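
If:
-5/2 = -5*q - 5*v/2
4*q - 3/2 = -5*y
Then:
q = 3/8 - 5*y/4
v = 5*y/2 + 1/4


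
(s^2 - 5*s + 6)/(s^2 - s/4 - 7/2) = 4*(s - 3)/(4*s + 7)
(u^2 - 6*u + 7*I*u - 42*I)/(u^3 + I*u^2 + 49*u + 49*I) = (u - 6)/(u^2 - 6*I*u + 7)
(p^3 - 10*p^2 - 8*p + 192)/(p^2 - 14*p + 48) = p + 4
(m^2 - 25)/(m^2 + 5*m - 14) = (m^2 - 25)/(m^2 + 5*m - 14)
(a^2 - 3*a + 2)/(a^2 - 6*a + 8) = (a - 1)/(a - 4)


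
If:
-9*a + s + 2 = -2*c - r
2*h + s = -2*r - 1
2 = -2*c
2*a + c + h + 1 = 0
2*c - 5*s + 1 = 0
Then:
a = -3/35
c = -1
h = 6/35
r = -4/7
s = -1/5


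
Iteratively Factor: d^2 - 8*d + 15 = (d - 3)*(d - 5)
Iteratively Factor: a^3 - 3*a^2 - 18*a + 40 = (a + 4)*(a^2 - 7*a + 10) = (a - 2)*(a + 4)*(a - 5)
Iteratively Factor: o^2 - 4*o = (o)*(o - 4)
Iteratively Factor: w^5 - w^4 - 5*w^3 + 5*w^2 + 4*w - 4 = (w - 2)*(w^4 + w^3 - 3*w^2 - w + 2) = (w - 2)*(w + 2)*(w^3 - w^2 - w + 1) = (w - 2)*(w - 1)*(w + 2)*(w^2 - 1) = (w - 2)*(w - 1)^2*(w + 2)*(w + 1)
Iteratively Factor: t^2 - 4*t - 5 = (t + 1)*(t - 5)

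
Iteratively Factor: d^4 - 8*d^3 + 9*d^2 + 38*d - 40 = (d - 5)*(d^3 - 3*d^2 - 6*d + 8) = (d - 5)*(d + 2)*(d^2 - 5*d + 4) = (d - 5)*(d - 4)*(d + 2)*(d - 1)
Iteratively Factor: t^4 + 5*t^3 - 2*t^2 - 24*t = (t + 4)*(t^3 + t^2 - 6*t) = (t - 2)*(t + 4)*(t^2 + 3*t) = (t - 2)*(t + 3)*(t + 4)*(t)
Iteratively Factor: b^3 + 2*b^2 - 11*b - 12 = (b + 4)*(b^2 - 2*b - 3) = (b + 1)*(b + 4)*(b - 3)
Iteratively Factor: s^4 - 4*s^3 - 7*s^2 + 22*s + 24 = (s + 1)*(s^3 - 5*s^2 - 2*s + 24) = (s - 3)*(s + 1)*(s^2 - 2*s - 8) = (s - 3)*(s + 1)*(s + 2)*(s - 4)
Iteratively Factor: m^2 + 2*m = (m)*(m + 2)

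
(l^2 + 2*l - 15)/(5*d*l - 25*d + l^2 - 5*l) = (l^2 + 2*l - 15)/(5*d*l - 25*d + l^2 - 5*l)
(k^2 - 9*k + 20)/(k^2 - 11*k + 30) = (k - 4)/(k - 6)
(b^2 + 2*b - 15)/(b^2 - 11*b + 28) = (b^2 + 2*b - 15)/(b^2 - 11*b + 28)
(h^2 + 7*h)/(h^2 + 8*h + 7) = h/(h + 1)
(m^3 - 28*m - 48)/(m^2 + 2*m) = m - 2 - 24/m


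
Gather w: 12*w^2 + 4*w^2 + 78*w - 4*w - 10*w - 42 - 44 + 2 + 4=16*w^2 + 64*w - 80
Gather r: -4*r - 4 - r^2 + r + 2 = -r^2 - 3*r - 2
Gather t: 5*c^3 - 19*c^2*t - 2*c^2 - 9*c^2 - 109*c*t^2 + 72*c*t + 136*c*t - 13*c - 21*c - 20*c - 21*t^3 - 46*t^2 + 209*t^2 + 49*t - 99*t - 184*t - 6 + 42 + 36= 5*c^3 - 11*c^2 - 54*c - 21*t^3 + t^2*(163 - 109*c) + t*(-19*c^2 + 208*c - 234) + 72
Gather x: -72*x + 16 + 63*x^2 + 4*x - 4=63*x^2 - 68*x + 12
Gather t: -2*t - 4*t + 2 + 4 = 6 - 6*t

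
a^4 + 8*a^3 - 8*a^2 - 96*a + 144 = (a - 2)^2*(a + 6)^2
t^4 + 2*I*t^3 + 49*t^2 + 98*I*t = t*(t - 7*I)*(t + 2*I)*(t + 7*I)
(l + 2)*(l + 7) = l^2 + 9*l + 14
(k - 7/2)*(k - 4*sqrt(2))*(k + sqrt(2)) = k^3 - 3*sqrt(2)*k^2 - 7*k^2/2 - 8*k + 21*sqrt(2)*k/2 + 28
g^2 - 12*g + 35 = (g - 7)*(g - 5)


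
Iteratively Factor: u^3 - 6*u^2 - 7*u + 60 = (u - 4)*(u^2 - 2*u - 15) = (u - 4)*(u + 3)*(u - 5)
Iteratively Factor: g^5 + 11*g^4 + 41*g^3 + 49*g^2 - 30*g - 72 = (g + 4)*(g^4 + 7*g^3 + 13*g^2 - 3*g - 18) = (g + 2)*(g + 4)*(g^3 + 5*g^2 + 3*g - 9) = (g + 2)*(g + 3)*(g + 4)*(g^2 + 2*g - 3) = (g + 2)*(g + 3)^2*(g + 4)*(g - 1)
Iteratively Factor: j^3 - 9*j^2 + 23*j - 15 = (j - 3)*(j^2 - 6*j + 5) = (j - 3)*(j - 1)*(j - 5)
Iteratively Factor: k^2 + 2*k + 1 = (k + 1)*(k + 1)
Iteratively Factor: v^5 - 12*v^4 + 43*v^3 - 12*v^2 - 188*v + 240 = (v - 4)*(v^4 - 8*v^3 + 11*v^2 + 32*v - 60) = (v - 5)*(v - 4)*(v^3 - 3*v^2 - 4*v + 12) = (v - 5)*(v - 4)*(v + 2)*(v^2 - 5*v + 6) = (v - 5)*(v - 4)*(v - 3)*(v + 2)*(v - 2)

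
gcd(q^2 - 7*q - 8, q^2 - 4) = 1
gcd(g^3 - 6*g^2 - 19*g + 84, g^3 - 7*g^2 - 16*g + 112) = g^2 - 3*g - 28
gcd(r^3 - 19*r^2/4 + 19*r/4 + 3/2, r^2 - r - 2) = r - 2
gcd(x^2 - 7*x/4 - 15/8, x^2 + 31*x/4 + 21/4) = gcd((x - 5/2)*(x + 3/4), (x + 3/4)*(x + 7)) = x + 3/4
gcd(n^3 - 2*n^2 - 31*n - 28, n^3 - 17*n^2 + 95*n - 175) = n - 7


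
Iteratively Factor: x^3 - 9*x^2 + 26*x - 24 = (x - 4)*(x^2 - 5*x + 6) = (x - 4)*(x - 2)*(x - 3)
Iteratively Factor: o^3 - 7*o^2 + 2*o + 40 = (o + 2)*(o^2 - 9*o + 20) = (o - 5)*(o + 2)*(o - 4)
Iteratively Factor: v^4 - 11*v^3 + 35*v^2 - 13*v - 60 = (v + 1)*(v^3 - 12*v^2 + 47*v - 60) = (v - 5)*(v + 1)*(v^2 - 7*v + 12) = (v - 5)*(v - 4)*(v + 1)*(v - 3)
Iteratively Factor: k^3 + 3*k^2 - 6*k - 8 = (k + 1)*(k^2 + 2*k - 8) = (k + 1)*(k + 4)*(k - 2)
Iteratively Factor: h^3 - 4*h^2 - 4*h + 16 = (h + 2)*(h^2 - 6*h + 8) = (h - 4)*(h + 2)*(h - 2)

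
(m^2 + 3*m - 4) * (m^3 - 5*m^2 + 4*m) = m^5 - 2*m^4 - 15*m^3 + 32*m^2 - 16*m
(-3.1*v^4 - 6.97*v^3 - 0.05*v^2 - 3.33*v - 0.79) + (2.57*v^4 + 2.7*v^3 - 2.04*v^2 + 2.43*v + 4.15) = -0.53*v^4 - 4.27*v^3 - 2.09*v^2 - 0.9*v + 3.36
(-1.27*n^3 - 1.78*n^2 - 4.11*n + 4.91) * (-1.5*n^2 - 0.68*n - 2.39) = 1.905*n^5 + 3.5336*n^4 + 10.4107*n^3 - 0.316*n^2 + 6.4841*n - 11.7349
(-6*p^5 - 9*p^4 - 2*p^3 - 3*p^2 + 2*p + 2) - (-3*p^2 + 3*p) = -6*p^5 - 9*p^4 - 2*p^3 - p + 2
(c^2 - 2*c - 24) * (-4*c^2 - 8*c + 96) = -4*c^4 + 208*c^2 - 2304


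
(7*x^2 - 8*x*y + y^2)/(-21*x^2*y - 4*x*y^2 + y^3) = (-x + y)/(y*(3*x + y))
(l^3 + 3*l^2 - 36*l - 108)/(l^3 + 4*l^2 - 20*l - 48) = (l^2 - 3*l - 18)/(l^2 - 2*l - 8)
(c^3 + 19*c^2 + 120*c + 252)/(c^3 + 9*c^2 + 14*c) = (c^2 + 12*c + 36)/(c*(c + 2))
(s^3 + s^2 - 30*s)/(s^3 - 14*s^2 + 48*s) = (s^2 + s - 30)/(s^2 - 14*s + 48)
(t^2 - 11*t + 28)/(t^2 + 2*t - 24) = (t - 7)/(t + 6)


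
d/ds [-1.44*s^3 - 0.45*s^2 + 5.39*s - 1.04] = -4.32*s^2 - 0.9*s + 5.39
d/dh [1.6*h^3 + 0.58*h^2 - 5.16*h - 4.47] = 4.8*h^2 + 1.16*h - 5.16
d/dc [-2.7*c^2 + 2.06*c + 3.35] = 2.06 - 5.4*c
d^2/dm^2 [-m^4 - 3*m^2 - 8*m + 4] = -12*m^2 - 6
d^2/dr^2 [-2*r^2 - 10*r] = -4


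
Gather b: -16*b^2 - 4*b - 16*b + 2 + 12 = -16*b^2 - 20*b + 14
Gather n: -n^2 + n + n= -n^2 + 2*n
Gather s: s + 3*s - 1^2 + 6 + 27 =4*s + 32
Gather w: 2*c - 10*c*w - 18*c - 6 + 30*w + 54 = -16*c + w*(30 - 10*c) + 48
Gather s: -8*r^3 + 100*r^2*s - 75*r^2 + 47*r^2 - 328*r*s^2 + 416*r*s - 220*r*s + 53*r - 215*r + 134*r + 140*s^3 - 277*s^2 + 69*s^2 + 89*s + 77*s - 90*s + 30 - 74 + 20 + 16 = -8*r^3 - 28*r^2 - 28*r + 140*s^3 + s^2*(-328*r - 208) + s*(100*r^2 + 196*r + 76) - 8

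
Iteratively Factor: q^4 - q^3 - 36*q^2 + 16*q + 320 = (q + 4)*(q^3 - 5*q^2 - 16*q + 80) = (q - 4)*(q + 4)*(q^2 - q - 20) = (q - 5)*(q - 4)*(q + 4)*(q + 4)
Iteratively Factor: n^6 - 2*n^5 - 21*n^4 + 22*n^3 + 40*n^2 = (n)*(n^5 - 2*n^4 - 21*n^3 + 22*n^2 + 40*n) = n*(n + 4)*(n^4 - 6*n^3 + 3*n^2 + 10*n) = n*(n - 5)*(n + 4)*(n^3 - n^2 - 2*n) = n*(n - 5)*(n + 1)*(n + 4)*(n^2 - 2*n) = n^2*(n - 5)*(n + 1)*(n + 4)*(n - 2)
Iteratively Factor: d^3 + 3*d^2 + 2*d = (d)*(d^2 + 3*d + 2) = d*(d + 2)*(d + 1)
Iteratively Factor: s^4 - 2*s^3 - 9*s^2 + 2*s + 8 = (s - 1)*(s^3 - s^2 - 10*s - 8) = (s - 4)*(s - 1)*(s^2 + 3*s + 2) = (s - 4)*(s - 1)*(s + 2)*(s + 1)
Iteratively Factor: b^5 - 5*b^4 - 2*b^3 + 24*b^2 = (b - 3)*(b^4 - 2*b^3 - 8*b^2) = (b - 4)*(b - 3)*(b^3 + 2*b^2) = (b - 4)*(b - 3)*(b + 2)*(b^2) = b*(b - 4)*(b - 3)*(b + 2)*(b)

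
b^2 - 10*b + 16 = (b - 8)*(b - 2)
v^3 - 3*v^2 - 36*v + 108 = (v - 6)*(v - 3)*(v + 6)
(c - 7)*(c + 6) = c^2 - c - 42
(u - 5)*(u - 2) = u^2 - 7*u + 10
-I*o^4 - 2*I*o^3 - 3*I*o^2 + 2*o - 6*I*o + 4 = (o + 2)*(o - 2*I)*(o + I)*(-I*o + 1)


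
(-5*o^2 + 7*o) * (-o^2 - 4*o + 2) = 5*o^4 + 13*o^3 - 38*o^2 + 14*o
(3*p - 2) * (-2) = 4 - 6*p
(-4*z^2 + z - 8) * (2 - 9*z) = 36*z^3 - 17*z^2 + 74*z - 16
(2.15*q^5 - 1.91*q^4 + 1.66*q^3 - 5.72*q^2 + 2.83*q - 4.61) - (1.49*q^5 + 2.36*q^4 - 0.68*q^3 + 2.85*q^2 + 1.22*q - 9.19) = 0.66*q^5 - 4.27*q^4 + 2.34*q^3 - 8.57*q^2 + 1.61*q + 4.58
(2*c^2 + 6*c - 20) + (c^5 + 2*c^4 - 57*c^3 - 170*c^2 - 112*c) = c^5 + 2*c^4 - 57*c^3 - 168*c^2 - 106*c - 20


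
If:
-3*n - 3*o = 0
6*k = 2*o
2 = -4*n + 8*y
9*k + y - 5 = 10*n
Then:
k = 19/150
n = -19/50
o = 19/50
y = 3/50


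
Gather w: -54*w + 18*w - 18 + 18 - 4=-36*w - 4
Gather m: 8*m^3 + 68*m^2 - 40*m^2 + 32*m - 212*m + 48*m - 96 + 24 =8*m^3 + 28*m^2 - 132*m - 72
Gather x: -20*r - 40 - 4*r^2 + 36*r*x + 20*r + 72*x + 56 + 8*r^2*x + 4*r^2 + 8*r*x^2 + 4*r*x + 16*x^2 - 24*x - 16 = x^2*(8*r + 16) + x*(8*r^2 + 40*r + 48)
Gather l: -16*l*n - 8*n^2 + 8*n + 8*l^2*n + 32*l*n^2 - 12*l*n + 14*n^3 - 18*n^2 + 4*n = 8*l^2*n + l*(32*n^2 - 28*n) + 14*n^3 - 26*n^2 + 12*n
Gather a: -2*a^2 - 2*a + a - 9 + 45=-2*a^2 - a + 36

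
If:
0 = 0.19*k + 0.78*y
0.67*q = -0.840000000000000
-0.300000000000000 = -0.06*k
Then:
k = 5.00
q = -1.25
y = -1.22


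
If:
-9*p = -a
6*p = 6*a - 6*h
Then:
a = 9*p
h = 8*p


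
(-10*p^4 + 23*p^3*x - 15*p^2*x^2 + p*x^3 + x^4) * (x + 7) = -10*p^4*x - 70*p^4 + 23*p^3*x^2 + 161*p^3*x - 15*p^2*x^3 - 105*p^2*x^2 + p*x^4 + 7*p*x^3 + x^5 + 7*x^4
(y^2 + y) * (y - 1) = y^3 - y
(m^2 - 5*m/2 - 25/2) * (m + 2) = m^3 - m^2/2 - 35*m/2 - 25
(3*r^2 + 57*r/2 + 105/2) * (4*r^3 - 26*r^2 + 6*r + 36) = 12*r^5 + 36*r^4 - 513*r^3 - 1086*r^2 + 1341*r + 1890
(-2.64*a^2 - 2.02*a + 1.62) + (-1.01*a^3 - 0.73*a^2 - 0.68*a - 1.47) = -1.01*a^3 - 3.37*a^2 - 2.7*a + 0.15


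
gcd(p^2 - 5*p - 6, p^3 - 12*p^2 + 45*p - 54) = p - 6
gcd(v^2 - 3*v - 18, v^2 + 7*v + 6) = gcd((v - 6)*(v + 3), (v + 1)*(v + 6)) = 1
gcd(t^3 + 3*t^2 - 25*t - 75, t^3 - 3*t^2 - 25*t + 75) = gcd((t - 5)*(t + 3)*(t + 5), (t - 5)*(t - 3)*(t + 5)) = t^2 - 25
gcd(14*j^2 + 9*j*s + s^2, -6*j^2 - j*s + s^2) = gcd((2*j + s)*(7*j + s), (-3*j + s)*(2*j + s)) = 2*j + s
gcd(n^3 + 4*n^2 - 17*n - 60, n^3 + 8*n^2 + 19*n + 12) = n + 3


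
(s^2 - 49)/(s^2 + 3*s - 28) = (s - 7)/(s - 4)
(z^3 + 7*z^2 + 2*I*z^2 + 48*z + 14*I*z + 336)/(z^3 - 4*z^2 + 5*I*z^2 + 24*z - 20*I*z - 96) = (z^2 + z*(7 - 6*I) - 42*I)/(z^2 - z*(4 + 3*I) + 12*I)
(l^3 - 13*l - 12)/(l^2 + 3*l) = l - 3 - 4/l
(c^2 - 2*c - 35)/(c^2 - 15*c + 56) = (c + 5)/(c - 8)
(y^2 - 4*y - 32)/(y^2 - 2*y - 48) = (y + 4)/(y + 6)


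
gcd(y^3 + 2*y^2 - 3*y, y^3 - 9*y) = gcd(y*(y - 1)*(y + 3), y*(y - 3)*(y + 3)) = y^2 + 3*y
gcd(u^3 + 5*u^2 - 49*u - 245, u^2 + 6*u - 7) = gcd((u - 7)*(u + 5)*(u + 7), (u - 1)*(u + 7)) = u + 7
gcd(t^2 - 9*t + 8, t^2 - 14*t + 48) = t - 8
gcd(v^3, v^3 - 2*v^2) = v^2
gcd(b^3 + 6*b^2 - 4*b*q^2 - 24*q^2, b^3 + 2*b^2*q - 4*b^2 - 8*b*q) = b + 2*q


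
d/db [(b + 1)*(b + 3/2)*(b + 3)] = 3*b^2 + 11*b + 9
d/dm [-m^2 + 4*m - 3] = 4 - 2*m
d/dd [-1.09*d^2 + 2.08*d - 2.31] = 2.08 - 2.18*d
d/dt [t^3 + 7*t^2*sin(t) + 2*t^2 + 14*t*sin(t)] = 7*t^2*cos(t) + 3*t^2 + 14*sqrt(2)*t*sin(t + pi/4) + 4*t + 14*sin(t)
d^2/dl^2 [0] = 0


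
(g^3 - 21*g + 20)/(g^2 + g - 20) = g - 1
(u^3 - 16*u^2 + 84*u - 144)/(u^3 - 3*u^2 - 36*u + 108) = (u^2 - 10*u + 24)/(u^2 + 3*u - 18)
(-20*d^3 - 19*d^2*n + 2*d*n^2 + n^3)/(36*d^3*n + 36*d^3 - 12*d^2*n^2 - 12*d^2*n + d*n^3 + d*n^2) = (-20*d^3 - 19*d^2*n + 2*d*n^2 + n^3)/(d*(36*d^2*n + 36*d^2 - 12*d*n^2 - 12*d*n + n^3 + n^2))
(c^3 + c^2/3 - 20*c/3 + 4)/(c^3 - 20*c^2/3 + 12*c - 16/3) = (c + 3)/(c - 4)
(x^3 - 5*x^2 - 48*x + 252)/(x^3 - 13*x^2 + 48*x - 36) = (x + 7)/(x - 1)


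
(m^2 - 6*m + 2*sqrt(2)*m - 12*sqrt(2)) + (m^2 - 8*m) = 2*m^2 - 14*m + 2*sqrt(2)*m - 12*sqrt(2)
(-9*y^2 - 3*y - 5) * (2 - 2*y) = 18*y^3 - 12*y^2 + 4*y - 10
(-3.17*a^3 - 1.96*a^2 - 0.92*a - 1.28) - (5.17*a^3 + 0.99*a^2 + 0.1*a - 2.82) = -8.34*a^3 - 2.95*a^2 - 1.02*a + 1.54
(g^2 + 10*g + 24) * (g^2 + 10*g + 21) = g^4 + 20*g^3 + 145*g^2 + 450*g + 504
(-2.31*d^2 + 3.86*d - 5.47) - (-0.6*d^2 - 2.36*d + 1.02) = -1.71*d^2 + 6.22*d - 6.49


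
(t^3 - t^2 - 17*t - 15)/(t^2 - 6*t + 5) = (t^2 + 4*t + 3)/(t - 1)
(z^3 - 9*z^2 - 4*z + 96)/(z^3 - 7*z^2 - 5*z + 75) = (z^2 - 12*z + 32)/(z^2 - 10*z + 25)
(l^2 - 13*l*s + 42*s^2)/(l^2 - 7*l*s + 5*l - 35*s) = (l - 6*s)/(l + 5)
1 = 1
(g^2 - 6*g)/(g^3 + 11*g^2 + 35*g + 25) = g*(g - 6)/(g^3 + 11*g^2 + 35*g + 25)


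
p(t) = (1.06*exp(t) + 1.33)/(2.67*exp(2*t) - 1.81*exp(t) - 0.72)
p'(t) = (1.06*exp(t) + 1.33)*(-5.34*exp(2*t) + 1.81*exp(t))/(2.67*exp(2*t) - 1.81*exp(t) - 0.72)^2 + 1.06*exp(t)/(2.67*exp(2*t) - 1.81*exp(t) - 0.72) = (-2.8302*exp(2*t) - 7.1022*exp(t) + 1.6441)*exp(t)/(7.1289*exp(4*t) - 9.6654*exp(3*t) - 0.5687*exp(2*t) + 2.6064*exp(t) + 0.5184)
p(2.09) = 0.06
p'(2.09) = -0.08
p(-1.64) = -1.58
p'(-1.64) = 0.03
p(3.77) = 0.01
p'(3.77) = -0.01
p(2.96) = 0.02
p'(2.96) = -0.02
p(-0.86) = -1.76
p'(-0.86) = -0.78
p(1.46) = 0.14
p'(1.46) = -0.21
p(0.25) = 1.98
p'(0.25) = -8.45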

Exercise:
Print only the lines that run from the start of the listing to the line bearing "Iteratively Factor: t^2"; please keep the first line and that last one, exactly as they appear.

Answer for the task:
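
If:
-5/2 = -5*q - 5*v/2
4*q - 3/2 = -5*y
Then:
q = 3/8 - 5*y/4
v = 5*y/2 + 1/4


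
(s^2 - 5*s + 6)/(s^2 - s/4 - 7/2) = 4*(s - 3)/(4*s + 7)
(u^2 - 6*u + 7*I*u - 42*I)/(u^3 + I*u^2 + 49*u + 49*I) = (u - 6)/(u^2 - 6*I*u + 7)
(p^3 - 10*p^2 - 8*p + 192)/(p^2 - 14*p + 48) = p + 4
(m^2 - 25)/(m^2 + 5*m - 14) = (m^2 - 25)/(m^2 + 5*m - 14)
(a^2 - 3*a + 2)/(a^2 - 6*a + 8) = (a - 1)/(a - 4)


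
If:
-9*a + s + 2 = -2*c - r
2*h + s = -2*r - 1
2 = -2*c
2*a + c + h + 1 = 0
2*c - 5*s + 1 = 0
Then:
a = -3/35
c = -1
h = 6/35
r = -4/7
s = -1/5


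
Iteratively Factor: d^2 - 8*d + 15 = (d - 3)*(d - 5)
Iteratively Factor: a^3 - 3*a^2 - 18*a + 40 = (a + 4)*(a^2 - 7*a + 10) = (a - 2)*(a + 4)*(a - 5)
Iteratively Factor: o^2 - 4*o = (o)*(o - 4)
Iteratively Factor: w^5 - w^4 - 5*w^3 + 5*w^2 + 4*w - 4 = (w - 2)*(w^4 + w^3 - 3*w^2 - w + 2) = (w - 2)*(w + 2)*(w^3 - w^2 - w + 1) = (w - 2)*(w - 1)*(w + 2)*(w^2 - 1) = (w - 2)*(w - 1)^2*(w + 2)*(w + 1)
Iteratively Factor: t^2 - 4*t - 5 = (t + 1)*(t - 5)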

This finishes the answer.